§ **The problem**: Check each line of the entries below for the word "Accessibility", and copy the lines that have it.
Segment Start: Materials provided
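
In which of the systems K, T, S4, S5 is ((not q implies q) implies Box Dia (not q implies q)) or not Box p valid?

S4-tableau for the negation not (((not q implies q) implies Box Dia (not q implies q)) or not Box p):
1. not (((not q implies q) implies Box Dia (not q implies q)) or not Box p), w0
2. not ((not q implies q) implies Box Dia (not q implies q)), w0
3. Box p, w0
4. not q implies q, w0
5. not Box Dia (not q implies q), w0
6. p, w0
7. q, w0
8. not Dia (not q implies q), w1
9. p, w1
10. not (not q implies q), w1
11. not q, w1
Accessibility: w0Rw0, w0Rw1, w1Rw1
Complete open branch: countermodel on an S4-frame, so not valid in S4, nor in K, T (the same frame is also a K-frame and a T-frame).
S5-tableau for the negation not (((not q implies q) implies Box Dia (not q implies q)) or not Box p):
1. not (((not q implies q) implies Box Dia (not q implies q)) or not Box p), w0
2. not ((not q implies q) implies Box Dia (not q implies q)), w0
3. Box p, w0
4. not q implies q, w0
5. not Box Dia (not q implies q), w0
6. p, w0
7. q, w0
8. not Dia (not q implies q), w1
9. p, w1
10. not (not q implies q), w0
11. not q, w0
Accessibility: w0Rw0, w0Rw1, w1Rw0, w1Rw1
Branch closes: q and not q both at w0.
Every branch closes (one shown): valid in S5.

S5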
Segment End: Materials provided
§ **Task response**:
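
Accessibility: w0Rw0, w0Rw1, w1Rw1
Accessibility: w0Rw0, w0Rw1, w1Rw0, w1Rw1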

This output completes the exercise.